= Dataset records =
▶

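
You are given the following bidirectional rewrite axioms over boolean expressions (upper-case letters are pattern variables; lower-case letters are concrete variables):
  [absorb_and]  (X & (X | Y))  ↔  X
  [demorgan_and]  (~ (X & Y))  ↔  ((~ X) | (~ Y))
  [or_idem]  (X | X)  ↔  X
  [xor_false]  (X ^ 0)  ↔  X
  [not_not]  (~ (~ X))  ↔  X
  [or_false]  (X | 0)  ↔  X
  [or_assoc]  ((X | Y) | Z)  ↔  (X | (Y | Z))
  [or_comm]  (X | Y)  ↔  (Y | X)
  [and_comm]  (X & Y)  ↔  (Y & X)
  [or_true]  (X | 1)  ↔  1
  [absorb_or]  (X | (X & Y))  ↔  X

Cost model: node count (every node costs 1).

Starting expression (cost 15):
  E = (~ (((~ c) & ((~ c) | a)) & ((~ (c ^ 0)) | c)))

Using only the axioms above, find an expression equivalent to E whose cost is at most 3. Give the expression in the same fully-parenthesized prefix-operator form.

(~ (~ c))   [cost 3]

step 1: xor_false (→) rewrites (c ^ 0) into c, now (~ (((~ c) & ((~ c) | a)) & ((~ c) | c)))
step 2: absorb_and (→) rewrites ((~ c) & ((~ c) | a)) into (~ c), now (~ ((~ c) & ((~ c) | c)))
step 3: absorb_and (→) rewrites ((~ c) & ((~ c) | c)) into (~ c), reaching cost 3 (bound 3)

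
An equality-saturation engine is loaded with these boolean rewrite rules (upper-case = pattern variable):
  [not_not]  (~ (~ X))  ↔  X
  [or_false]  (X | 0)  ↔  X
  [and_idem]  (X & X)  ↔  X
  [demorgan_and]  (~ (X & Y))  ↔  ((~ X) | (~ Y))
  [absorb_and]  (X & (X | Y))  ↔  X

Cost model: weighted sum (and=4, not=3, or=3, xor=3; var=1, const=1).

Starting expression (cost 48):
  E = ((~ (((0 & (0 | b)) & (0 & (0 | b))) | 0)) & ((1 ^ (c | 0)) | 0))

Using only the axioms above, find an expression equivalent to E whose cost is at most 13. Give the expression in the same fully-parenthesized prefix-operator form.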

◀
▶

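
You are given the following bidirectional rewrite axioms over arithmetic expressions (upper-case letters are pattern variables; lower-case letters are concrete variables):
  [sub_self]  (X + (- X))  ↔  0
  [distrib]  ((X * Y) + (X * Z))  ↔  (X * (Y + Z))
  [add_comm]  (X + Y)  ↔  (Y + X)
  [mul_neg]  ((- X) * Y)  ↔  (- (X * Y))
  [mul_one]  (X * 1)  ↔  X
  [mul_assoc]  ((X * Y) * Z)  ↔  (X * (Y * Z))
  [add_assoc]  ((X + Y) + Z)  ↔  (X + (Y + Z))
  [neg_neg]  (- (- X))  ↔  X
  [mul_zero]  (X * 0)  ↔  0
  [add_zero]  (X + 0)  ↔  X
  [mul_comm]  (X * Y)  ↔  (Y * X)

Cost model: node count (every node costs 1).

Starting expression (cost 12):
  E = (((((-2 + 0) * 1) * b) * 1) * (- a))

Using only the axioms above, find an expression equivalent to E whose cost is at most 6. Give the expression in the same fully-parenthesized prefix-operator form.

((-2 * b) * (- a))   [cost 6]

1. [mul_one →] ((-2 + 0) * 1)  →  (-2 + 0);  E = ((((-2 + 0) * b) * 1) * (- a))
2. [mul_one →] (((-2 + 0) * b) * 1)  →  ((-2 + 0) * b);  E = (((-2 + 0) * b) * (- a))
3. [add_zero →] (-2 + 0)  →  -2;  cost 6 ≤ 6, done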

◀

= WORK INSTRUCTION =
Find all lines in the records that hold the word "given". Copy them.

= OUTPUT OF THE TASK =
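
You are given the following bidirectional rewrite axioms over boolean expressions (upper-case letters are pattern variables; lower-case letters are concrete variables):
You are given the following bidirectional rewrite axioms over arithmetic expressions (upper-case letters are pattern variables; lower-case letters are concrete variables):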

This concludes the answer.